-- Given entries follows --

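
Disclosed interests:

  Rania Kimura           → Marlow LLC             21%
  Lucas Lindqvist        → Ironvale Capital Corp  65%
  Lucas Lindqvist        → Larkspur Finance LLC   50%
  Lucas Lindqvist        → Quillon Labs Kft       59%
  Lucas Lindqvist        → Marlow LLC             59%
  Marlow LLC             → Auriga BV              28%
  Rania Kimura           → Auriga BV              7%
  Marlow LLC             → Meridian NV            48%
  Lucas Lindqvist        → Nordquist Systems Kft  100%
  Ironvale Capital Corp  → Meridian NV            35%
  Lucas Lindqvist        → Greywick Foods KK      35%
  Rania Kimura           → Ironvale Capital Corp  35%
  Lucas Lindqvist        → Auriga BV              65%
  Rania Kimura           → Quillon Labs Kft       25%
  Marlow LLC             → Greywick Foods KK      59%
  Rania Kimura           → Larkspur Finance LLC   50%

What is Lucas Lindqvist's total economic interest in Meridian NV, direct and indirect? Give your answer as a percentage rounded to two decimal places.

Lucas reaches Meridian along 2 paths.
Via Marlow: 59% × 48% = 28.32%.
Via Ironvale: 65% × 35% = 22.75%.
Total: 28.32% + 22.75% = 51.07%.

51.07%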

-- Given entries concluded --

▸ Directions: Write out every line of the entries that holds the word "Quillon".

▸ Exercise result:
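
  Lucas Lindqvist        → Quillon Labs Kft       59%
  Rania Kimura           → Quillon Labs Kft       25%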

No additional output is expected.